[The problem]
Below are some records; output exactly the lines from the line with "Design: IT, Safety, Legal" to the line with "A graph has", both ends kept, and nothing more.

Start of Source data

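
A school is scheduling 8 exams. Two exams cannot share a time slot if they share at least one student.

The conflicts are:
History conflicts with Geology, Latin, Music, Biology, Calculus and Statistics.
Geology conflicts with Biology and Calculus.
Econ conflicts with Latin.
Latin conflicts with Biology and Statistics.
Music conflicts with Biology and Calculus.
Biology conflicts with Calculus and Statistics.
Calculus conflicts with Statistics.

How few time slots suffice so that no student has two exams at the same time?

4

History, Biology, Calculus, Statistics pairwise conflict, so at least 4 time slots are needed.
4 time slots suffice: time slot 1 → {Econ, Biology}; time slot 2 → {History}; time slot 3 → {Latin, Calculus}; time slot 4 → {Geology, Music, Statistics}. Every pair that conflicts lands in different time slots.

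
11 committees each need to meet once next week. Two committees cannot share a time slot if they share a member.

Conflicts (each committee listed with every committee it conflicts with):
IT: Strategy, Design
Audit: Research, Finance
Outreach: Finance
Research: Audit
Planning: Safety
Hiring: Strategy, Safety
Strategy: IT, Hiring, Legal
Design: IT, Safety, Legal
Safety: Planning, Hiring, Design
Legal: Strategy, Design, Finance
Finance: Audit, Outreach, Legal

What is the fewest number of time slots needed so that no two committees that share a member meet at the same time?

3

The cycle Safety-Design-Legal-Strategy-Hiring-Safety has odd length 5, so it cannot be 2-colored; at least 3 time slots are needed.
3 time slots suffice: time slot 1 → {IT, Audit, Outreach, Safety, Legal}; time slot 2 → {Research, Planning, Strategy, Design, Finance}; time slot 3 → {Hiring}. Each listed conflict is separated.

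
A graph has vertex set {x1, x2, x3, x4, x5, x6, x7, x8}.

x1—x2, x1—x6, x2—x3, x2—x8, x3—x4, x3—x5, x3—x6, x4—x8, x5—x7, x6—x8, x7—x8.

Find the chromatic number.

3

The cycle x7-x8-x2-x3-x5-x7 has odd length 5, so it cannot be 2-colored; at least 3 colors are needed.
A valid assignment using 3 colors: x1=1, x2=2, x3=1, x4=2, x5=2, x6=2, x7=3, x8=1. Every edge joins two different colors.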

End of Source data

[Solution for this task]
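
Design: IT, Safety, Legal
Safety: Planning, Hiring, Design
Legal: Strategy, Design, Finance
Finance: Audit, Outreach, Legal

What is the fewest number of time slots needed so that no two committees that share a member meet at the same time?

3

The cycle Safety-Design-Legal-Strategy-Hiring-Safety has odd length 5, so it cannot be 2-colored; at least 3 time slots are needed.
3 time slots suffice: time slot 1 → {IT, Audit, Outreach, Safety, Legal}; time slot 2 → {Research, Planning, Strategy, Design, Finance}; time slot 3 → {Hiring}. Each listed conflict is separated.

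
A graph has vertex set {x1, x2, x3, x4, x5, x6, x7, x8}.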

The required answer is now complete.